## To do
Your answer must contain each line of the data, copied exactly.

## Dataset excerpts
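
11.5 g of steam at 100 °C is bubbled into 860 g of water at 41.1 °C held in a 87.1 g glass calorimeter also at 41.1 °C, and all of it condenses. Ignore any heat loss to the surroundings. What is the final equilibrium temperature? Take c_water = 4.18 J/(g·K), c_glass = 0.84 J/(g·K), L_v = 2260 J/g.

T_f ≈ 48.9 °C

Net heat exchanged in the isolated system is zero:
condense steam: −11.5·2260 = −25990; condensate cools 100→T: 11.5·4.18·(T − 100) = 48.07(T − 100); water warms: 860·4.18·(T − 41.1) = 3594.8(T − 41.1); cup: 73.16(T − 41.1)
3716 T = 25990 + 4807 + 150753 = 181550
T ≈ 48.86 °C (< 100 °C, so full condensation is consistent).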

## Solution to the problem
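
11.5 g of steam at 100 °C is bubbled into 860 g of water at 41.1 °C held in a 87.1 g glass calorimeter also at 41.1 °C, and all of it condenses. Ignore any heat loss to the surroundings. What is the final equilibrium temperature? Take c_water = 4.18 J/(g·K), c_glass = 0.84 J/(g·K), L_v = 2260 J/g.

T_f ≈ 48.9 °C

Net heat exchanged in the isolated system is zero:
condense steam: −11.5·2260 = −25990; condensate cools 100→T: 11.5·4.18·(T − 100) = 48.07(T − 100); water warms: 860·4.18·(T − 41.1) = 3594.8(T − 41.1); cup: 73.16(T − 41.1)
3716 T = 25990 + 4807 + 150753 = 181550
T ≈ 48.86 °C (< 100 °C, so full condensation is consistent).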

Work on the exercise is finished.